Exercise instructions: What is needed is every line, exactly as given, from the line containing "Using AISC 360-16" through the end of the data below.

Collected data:
━━━━━━━━━━━━━━━━━━━━
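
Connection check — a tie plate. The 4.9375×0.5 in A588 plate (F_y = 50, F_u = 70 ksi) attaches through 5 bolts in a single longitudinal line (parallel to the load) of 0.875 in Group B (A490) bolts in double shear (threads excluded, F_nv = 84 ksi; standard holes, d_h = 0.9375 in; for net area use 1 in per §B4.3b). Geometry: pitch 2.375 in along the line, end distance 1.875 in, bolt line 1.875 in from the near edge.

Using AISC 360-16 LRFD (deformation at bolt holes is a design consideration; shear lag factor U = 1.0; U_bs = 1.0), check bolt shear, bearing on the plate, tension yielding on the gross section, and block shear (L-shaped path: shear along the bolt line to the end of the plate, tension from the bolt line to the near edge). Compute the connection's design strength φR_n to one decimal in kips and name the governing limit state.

111.1 kips (gross-section yield governs)

Bolt shear: A_b = π(0.875)²/4 = 0.60132 in². φR_n = 0.75 × 84 × 0.60132 × 5 × 2 = 378.8 kips.
Bearing (0.5 in plate, F_u = 70 ksi): end bolts L_c = 1.875 − 0.9375/2 = 1.40625, R_n = min(1.2×1.40625×0.5×70, 2.4×0.875×0.5×70) = 59.063 kips/bolt; interior L_c = 2.375 − 0.9375 = 1.4375, R_n = 60.375 kips/bolt. φR_n = 0.75 × (1×59.063 + 4×60.375) = 225.4 kips.
Tension yield (gross): A_g = 4.9375×0.5 = 2.4688 in². φR_n = 0.90 × 50 × 2.4688 = 111.1 kips.
Block shear: shear path 1×[1.875+4×2.375] = 1×11.375 in, A_gv = 5.6875, A_nv = 1×(11.375 − 4.5×1)×0.5 = 3.4375 in²; tension to near edge: (1.875 − 0.5×1)×0.5 = 0.6875 in². R_n = min(0.6×70×3.4375, 0.6×50×5.6875) + 1.0×70×0.6875 = min(144.38, 170.63) + 48.125 = 192.51 kips. φR_n = 0.75 × 192.51 = 144.4 kips.
Governing: min(378.8, 225.4, 111.1, 144.4) = 111.1 kips → gross-section yield.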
━━━━━━━━━━━━━━━━━━━━
Result for this task:
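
Using AISC 360-16 LRFD (deformation at bolt holes is a design consideration; shear lag factor U = 1.0; U_bs = 1.0), check bolt shear, bearing on the plate, tension yielding on the gross section, and block shear (L-shaped path: shear along the bolt line to the end of the plate, tension from the bolt line to the near edge). Compute the connection's design strength φR_n to one decimal in kips and name the governing limit state.

111.1 kips (gross-section yield governs)

Bolt shear: A_b = π(0.875)²/4 = 0.60132 in². φR_n = 0.75 × 84 × 0.60132 × 5 × 2 = 378.8 kips.
Bearing (0.5 in plate, F_u = 70 ksi): end bolts L_c = 1.875 − 0.9375/2 = 1.40625, R_n = min(1.2×1.40625×0.5×70, 2.4×0.875×0.5×70) = 59.063 kips/bolt; interior L_c = 2.375 − 0.9375 = 1.4375, R_n = 60.375 kips/bolt. φR_n = 0.75 × (1×59.063 + 4×60.375) = 225.4 kips.
Tension yield (gross): A_g = 4.9375×0.5 = 2.4688 in². φR_n = 0.90 × 50 × 2.4688 = 111.1 kips.
Block shear: shear path 1×[1.875+4×2.375] = 1×11.375 in, A_gv = 5.6875, A_nv = 1×(11.375 − 4.5×1)×0.5 = 3.4375 in²; tension to near edge: (1.875 − 0.5×1)×0.5 = 0.6875 in². R_n = min(0.6×70×3.4375, 0.6×50×5.6875) + 1.0×70×0.6875 = min(144.38, 170.63) + 48.125 = 192.51 kips. φR_n = 0.75 × 192.51 = 144.4 kips.
Governing: min(378.8, 225.4, 111.1, 144.4) = 111.1 kips → gross-section yield.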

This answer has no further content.